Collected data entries
::::::
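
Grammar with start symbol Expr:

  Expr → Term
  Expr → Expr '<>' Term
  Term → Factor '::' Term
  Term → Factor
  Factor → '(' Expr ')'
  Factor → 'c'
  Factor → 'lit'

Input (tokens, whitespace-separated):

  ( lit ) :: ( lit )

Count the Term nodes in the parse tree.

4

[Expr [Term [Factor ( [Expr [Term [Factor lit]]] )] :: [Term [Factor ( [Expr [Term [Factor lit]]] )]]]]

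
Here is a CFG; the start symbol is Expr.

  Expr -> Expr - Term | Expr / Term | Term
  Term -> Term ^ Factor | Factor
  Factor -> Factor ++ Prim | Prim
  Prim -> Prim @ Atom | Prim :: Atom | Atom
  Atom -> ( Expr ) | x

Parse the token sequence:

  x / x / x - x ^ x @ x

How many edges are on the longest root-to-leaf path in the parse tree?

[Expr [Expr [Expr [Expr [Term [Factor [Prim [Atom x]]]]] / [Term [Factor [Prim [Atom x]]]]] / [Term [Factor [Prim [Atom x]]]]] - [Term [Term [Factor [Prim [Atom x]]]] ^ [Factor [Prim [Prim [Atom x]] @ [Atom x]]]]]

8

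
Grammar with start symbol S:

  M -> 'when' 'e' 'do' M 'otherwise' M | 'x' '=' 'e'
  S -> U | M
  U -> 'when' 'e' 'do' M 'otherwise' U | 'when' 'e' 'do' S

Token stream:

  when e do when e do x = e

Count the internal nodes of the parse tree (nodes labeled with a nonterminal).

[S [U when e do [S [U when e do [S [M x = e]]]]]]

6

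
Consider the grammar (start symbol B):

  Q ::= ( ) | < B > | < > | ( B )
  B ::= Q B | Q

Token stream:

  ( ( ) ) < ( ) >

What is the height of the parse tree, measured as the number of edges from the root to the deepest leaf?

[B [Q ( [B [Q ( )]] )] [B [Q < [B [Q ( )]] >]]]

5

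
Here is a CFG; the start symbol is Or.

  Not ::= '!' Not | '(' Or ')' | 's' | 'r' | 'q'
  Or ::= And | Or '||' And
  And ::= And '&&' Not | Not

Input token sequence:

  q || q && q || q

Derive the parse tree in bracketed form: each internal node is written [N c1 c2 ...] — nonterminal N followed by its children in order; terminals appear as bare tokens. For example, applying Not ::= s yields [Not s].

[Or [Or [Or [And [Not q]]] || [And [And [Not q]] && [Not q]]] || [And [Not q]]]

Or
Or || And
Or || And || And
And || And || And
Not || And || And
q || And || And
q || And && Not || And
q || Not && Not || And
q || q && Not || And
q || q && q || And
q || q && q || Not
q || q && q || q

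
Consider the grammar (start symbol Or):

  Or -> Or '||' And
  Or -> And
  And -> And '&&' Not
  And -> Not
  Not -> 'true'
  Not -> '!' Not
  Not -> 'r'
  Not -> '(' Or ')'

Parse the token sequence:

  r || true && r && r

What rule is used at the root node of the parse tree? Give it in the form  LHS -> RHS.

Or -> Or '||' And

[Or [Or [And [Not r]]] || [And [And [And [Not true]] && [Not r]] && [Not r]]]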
::::::
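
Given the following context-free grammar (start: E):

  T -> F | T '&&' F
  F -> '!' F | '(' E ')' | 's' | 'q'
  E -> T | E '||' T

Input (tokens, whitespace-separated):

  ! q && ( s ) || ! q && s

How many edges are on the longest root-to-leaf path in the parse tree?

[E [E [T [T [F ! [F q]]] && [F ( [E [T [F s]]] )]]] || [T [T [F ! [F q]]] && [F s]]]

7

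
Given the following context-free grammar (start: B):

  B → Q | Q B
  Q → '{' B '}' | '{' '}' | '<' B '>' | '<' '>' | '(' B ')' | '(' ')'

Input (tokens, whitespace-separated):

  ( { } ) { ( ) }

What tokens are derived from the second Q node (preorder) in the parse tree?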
::::::
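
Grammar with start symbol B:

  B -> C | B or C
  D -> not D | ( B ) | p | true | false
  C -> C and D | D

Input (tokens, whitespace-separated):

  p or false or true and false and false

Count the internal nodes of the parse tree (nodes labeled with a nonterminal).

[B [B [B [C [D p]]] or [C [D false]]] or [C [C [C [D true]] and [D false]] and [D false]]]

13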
::::::
• _YOUR TASK_
What is the number of lines above that contain the string "Here"? Answer with the number alone.

• _SOLUTION TO THIS TASK_
2